#### Data to process ####
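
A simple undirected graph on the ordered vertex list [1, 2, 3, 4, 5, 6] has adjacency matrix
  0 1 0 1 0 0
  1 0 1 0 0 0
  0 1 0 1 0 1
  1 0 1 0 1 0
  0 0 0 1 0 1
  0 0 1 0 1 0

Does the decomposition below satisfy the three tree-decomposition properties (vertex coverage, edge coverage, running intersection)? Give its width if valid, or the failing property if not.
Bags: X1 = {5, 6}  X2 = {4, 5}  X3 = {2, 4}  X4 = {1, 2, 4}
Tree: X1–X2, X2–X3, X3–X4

No — vertex 3 appears in no bag.

A tree decomposition must satisfy three properties: every vertex lies in some bag; for every edge, both endpoints lie together in some bag; and for every vertex, the bags containing it form a connected subtree. Here vertex 3 appears in no bag, so the decomposition is invalid.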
####
### Task goal
Only one stretch of the data is wanted: the lines from the one with "0 1 0 1 0 0" through the last, repeated exactly.

### Written solution
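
  0 1 0 1 0 0
  1 0 1 0 0 0
  0 1 0 1 0 1
  1 0 1 0 1 0
  0 0 0 1 0 1
  0 0 1 0 1 0

Does the decomposition below satisfy the three tree-decomposition properties (vertex coverage, edge coverage, running intersection)? Give its width if valid, or the failing property if not.
Bags: X1 = {5, 6}  X2 = {4, 5}  X3 = {2, 4}  X4 = {1, 2, 4}
Tree: X1–X2, X2–X3, X3–X4

No — vertex 3 appears in no bag.

A tree decomposition must satisfy three properties: every vertex lies in some bag; for every edge, both endpoints lie together in some bag; and for every vertex, the bags containing it form a connected subtree. Here vertex 3 appears in no bag, so the decomposition is invalid.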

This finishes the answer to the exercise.